--- Data section Enclosed Below ---

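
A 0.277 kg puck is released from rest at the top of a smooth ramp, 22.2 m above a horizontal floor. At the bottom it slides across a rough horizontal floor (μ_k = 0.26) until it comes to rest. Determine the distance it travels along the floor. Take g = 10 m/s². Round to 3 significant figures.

d = 85.4 m

Applying the work–energy principle:
At rest all PE has been dissipated by friction: mgh = μ_k m g d
d = h/μ_k = 22.2/0.26 = 85.38 m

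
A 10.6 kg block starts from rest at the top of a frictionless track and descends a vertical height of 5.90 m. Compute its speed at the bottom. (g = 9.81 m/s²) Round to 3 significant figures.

v = 10.8 m/s

By conservation of mechanical energy, mgh = ½mv²
The mass cancels from both sides.
v = √(2gh) = √(2 × 9.81 × 5.90) = √115.76 = 10.76 m/s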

--- End of Enclosed Data section ---

→ **Requirement**:
The whole listing above needs to be reproduced exactly.

→ **Solution for this exercise**:
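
A 0.277 kg puck is released from rest at the top of a smooth ramp, 22.2 m above a horizontal floor. At the bottom it slides across a rough horizontal floor (μ_k = 0.26) until it comes to rest. Determine the distance it travels along the floor. Take g = 10 m/s². Round to 3 significant figures.

d = 85.4 m

Applying the work–energy principle:
At rest all PE has been dissipated by friction: mgh = μ_k m g d
d = h/μ_k = 22.2/0.26 = 85.38 m

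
A 10.6 kg block starts from rest at the top of a frictionless track and descends a vertical height of 5.90 m. Compute its speed at the bottom. (g = 9.81 m/s²) Round to 3 significant figures.

v = 10.8 m/s

By conservation of mechanical energy, mgh = ½mv²
The mass cancels from both sides.
v = √(2gh) = √(2 × 9.81 × 5.90) = √115.76 = 10.76 m/s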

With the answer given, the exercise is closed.